Dataset entries
____________

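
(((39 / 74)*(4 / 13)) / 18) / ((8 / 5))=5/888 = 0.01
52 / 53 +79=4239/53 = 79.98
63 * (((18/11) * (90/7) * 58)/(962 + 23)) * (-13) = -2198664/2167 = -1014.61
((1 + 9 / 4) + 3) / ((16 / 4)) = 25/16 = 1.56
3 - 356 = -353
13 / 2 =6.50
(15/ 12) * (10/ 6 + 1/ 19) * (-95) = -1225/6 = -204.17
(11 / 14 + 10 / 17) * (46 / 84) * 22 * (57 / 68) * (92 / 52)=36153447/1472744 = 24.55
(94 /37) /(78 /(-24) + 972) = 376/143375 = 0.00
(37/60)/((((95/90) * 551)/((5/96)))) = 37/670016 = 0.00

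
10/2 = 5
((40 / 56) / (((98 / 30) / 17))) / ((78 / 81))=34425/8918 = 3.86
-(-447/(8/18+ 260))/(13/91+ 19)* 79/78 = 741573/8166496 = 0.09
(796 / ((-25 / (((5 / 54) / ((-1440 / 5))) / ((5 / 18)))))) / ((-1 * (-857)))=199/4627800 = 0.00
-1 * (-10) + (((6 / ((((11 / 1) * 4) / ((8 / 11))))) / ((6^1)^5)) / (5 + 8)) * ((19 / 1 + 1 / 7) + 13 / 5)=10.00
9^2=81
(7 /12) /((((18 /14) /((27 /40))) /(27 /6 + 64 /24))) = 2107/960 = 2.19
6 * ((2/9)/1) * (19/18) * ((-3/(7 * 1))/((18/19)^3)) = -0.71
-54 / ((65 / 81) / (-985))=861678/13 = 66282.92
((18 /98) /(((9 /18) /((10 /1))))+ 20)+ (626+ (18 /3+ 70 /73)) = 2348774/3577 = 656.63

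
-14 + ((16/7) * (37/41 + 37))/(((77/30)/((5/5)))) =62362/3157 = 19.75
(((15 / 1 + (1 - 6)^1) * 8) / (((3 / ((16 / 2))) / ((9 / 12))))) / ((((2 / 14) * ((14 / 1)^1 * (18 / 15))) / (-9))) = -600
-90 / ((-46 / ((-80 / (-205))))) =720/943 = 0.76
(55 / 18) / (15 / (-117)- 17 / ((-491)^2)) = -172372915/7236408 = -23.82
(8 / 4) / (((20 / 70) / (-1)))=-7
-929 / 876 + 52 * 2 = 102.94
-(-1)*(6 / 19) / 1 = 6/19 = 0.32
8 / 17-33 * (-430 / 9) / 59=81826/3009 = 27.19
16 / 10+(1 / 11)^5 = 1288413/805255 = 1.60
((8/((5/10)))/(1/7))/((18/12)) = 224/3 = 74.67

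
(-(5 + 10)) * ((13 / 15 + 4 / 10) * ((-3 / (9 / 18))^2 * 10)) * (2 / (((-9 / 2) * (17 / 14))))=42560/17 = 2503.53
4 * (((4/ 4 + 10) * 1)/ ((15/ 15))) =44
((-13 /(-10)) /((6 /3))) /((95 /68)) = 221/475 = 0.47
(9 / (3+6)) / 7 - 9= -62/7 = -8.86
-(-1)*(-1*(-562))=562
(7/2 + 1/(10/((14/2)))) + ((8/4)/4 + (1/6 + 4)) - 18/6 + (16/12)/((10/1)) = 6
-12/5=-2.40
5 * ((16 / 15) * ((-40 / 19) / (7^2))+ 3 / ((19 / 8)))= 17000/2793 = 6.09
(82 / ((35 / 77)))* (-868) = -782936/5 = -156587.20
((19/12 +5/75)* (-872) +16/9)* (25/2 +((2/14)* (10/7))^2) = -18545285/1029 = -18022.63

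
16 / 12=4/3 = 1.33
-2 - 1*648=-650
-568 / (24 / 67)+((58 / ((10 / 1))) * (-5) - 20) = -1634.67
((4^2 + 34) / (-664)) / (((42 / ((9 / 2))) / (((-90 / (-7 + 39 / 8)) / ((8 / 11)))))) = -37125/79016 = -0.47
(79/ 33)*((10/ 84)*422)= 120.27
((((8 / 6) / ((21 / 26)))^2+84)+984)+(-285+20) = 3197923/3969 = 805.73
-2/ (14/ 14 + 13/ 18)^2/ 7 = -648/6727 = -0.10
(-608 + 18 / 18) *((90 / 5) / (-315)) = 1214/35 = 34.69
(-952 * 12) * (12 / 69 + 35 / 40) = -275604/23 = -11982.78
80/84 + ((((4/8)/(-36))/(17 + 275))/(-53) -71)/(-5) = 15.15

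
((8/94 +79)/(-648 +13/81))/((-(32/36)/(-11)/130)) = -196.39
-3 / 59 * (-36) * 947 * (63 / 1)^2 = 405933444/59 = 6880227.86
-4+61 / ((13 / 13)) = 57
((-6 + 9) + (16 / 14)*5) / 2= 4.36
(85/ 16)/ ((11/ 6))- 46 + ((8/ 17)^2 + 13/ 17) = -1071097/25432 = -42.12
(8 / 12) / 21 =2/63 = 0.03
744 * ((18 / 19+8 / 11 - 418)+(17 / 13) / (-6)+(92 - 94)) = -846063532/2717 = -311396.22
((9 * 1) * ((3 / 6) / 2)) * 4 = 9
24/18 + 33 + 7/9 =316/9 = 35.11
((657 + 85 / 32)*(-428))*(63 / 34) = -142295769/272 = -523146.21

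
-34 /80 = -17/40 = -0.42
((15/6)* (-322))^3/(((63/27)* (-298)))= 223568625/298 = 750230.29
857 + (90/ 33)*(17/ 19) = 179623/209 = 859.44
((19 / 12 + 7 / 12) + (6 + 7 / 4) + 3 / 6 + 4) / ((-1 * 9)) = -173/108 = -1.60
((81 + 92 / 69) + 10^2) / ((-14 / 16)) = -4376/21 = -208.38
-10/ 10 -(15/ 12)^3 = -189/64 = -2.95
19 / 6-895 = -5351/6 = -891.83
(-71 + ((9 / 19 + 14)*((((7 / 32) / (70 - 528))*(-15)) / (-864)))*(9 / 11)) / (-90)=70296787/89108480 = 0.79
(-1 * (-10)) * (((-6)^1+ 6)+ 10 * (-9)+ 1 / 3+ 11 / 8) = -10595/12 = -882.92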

____________

WHAT TO DO
Every line above from the line with "-(-1)*(-1*(-562))=562" to the line with "16 / 12=4/3 = 1.33", both included, must be reproduced exactly, and no other line may appear.

EXPECTED ANSWER
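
-(-1)*(-1*(-562))=562
(7/2 + 1/(10/((14/2)))) + ((8/4)/4 + (1/6 + 4)) - 18/6 + (16/12)/((10/1)) = 6
-12/5=-2.40
5 * ((16 / 15) * ((-40 / 19) / (7^2))+ 3 / ((19 / 8)))= 17000/2793 = 6.09
(82 / ((35 / 77)))* (-868) = -782936/5 = -156587.20
((19/12 +5/75)* (-872) +16/9)* (25/2 +((2/14)* (10/7))^2) = -18545285/1029 = -18022.63

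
16 / 12=4/3 = 1.33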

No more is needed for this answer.